**Source data:**
=== Section Start ===
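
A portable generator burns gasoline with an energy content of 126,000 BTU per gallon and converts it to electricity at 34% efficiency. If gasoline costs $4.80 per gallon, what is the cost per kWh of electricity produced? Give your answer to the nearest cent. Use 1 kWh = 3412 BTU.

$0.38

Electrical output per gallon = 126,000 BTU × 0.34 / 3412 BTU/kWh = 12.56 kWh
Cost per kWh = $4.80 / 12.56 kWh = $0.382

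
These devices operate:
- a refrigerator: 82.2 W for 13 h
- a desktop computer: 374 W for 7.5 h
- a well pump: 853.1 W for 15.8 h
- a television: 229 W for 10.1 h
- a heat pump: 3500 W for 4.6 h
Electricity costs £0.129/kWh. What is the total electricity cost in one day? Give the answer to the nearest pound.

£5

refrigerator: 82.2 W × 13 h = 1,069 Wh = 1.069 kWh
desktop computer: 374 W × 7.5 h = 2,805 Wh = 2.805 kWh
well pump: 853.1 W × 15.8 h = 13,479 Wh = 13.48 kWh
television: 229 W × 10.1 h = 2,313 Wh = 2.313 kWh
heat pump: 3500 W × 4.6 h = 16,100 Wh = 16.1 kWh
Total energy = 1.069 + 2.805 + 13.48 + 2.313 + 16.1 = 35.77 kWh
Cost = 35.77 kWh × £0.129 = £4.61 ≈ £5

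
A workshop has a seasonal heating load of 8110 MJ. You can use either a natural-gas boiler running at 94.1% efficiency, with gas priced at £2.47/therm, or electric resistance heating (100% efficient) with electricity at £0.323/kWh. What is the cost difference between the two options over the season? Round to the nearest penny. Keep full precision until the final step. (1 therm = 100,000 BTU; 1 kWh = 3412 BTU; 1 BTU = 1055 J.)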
=== Section End ===
**Exercise requirements:**
The answer should be nothing more than the lines from the one with "- a well pump: 853.1 W for 15.8 h" through the end of the entries, restated word for word.

**Solution for this problem:**
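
- a well pump: 853.1 W for 15.8 h
- a television: 229 W for 10.1 h
- a heat pump: 3500 W for 4.6 h
Electricity costs £0.129/kWh. What is the total electricity cost in one day? Give the answer to the nearest pound.

£5

refrigerator: 82.2 W × 13 h = 1,069 Wh = 1.069 kWh
desktop computer: 374 W × 7.5 h = 2,805 Wh = 2.805 kWh
well pump: 853.1 W × 15.8 h = 13,479 Wh = 13.48 kWh
television: 229 W × 10.1 h = 2,313 Wh = 2.313 kWh
heat pump: 3500 W × 4.6 h = 16,100 Wh = 16.1 kWh
Total energy = 1.069 + 2.805 + 13.48 + 2.313 + 16.1 = 35.77 kWh
Cost = 35.77 kWh × £0.129 = £4.61 ≈ £5

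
A workshop has a seasonal heating load of 8110 MJ. You can use either a natural-gas boiler running at 94.1% efficiency, with gas priced at £2.47/therm, or electric resistance heating (100% efficient) with electricity at £0.323/kWh. What is the cost difference between the two options over the season? Round to the nearest penny. Keep full precision until the final step. (1 therm = 100,000 BTU; 1 kWh = 3412 BTU; 1 BTU = 1055 J.)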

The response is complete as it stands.